THE TASK: Repeat the entries. Each one must match exactly.

DATA SUPPLIED:
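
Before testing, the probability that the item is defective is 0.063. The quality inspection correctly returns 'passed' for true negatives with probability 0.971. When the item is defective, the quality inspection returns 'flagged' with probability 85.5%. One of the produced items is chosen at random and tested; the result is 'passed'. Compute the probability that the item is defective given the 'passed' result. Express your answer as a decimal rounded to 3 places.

Let H be the event that the item is defective. P(H) = 0.063, so P(¬H) = 0.937. With E the 'passed' result, P(E|H) = 0.145 and P(E|¬H) = 0.971.
P(E) = 0.145·0.063 + 0.971·0.937 = 0.0091350 + 0.90983 = 0.91896.
By Bayes' theorem, P(H|E) = 0.0091350 / 0.91896 = 0.010.

P(H | E) ≈ 0.010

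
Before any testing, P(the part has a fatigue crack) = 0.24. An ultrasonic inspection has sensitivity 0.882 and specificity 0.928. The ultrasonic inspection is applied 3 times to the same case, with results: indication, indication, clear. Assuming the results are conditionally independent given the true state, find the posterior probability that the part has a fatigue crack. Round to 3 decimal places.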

TASK RESULT:
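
Before testing, the probability that the item is defective is 0.063. The quality inspection correctly returns 'passed' for true negatives with probability 0.971. When the item is defective, the quality inspection returns 'flagged' with probability 85.5%. One of the produced items is chosen at random and tested; the result is 'passed'. Compute the probability that the item is defective given the 'passed' result. Express your answer as a decimal rounded to 3 places.

Let H be the event that the item is defective. P(H) = 0.063, so P(¬H) = 0.937. With E the 'passed' result, P(E|H) = 0.145 and P(E|¬H) = 0.971.
P(E) = 0.145·0.063 + 0.971·0.937 = 0.0091350 + 0.90983 = 0.91896.
By Bayes' theorem, P(H|E) = 0.0091350 / 0.91896 = 0.010.

P(H | E) ≈ 0.010

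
Before any testing, P(the part has a fatigue crack) = 0.24. An ultrasonic inspection has sensitivity 0.882 and specificity 0.928. The ultrasonic inspection is applied 3 times to the same case, with results: indication, indication, clear. Assuming the results are conditionally independent given the true state, find the posterior probability that the part has a fatigue crack. Round to 3 decimal places.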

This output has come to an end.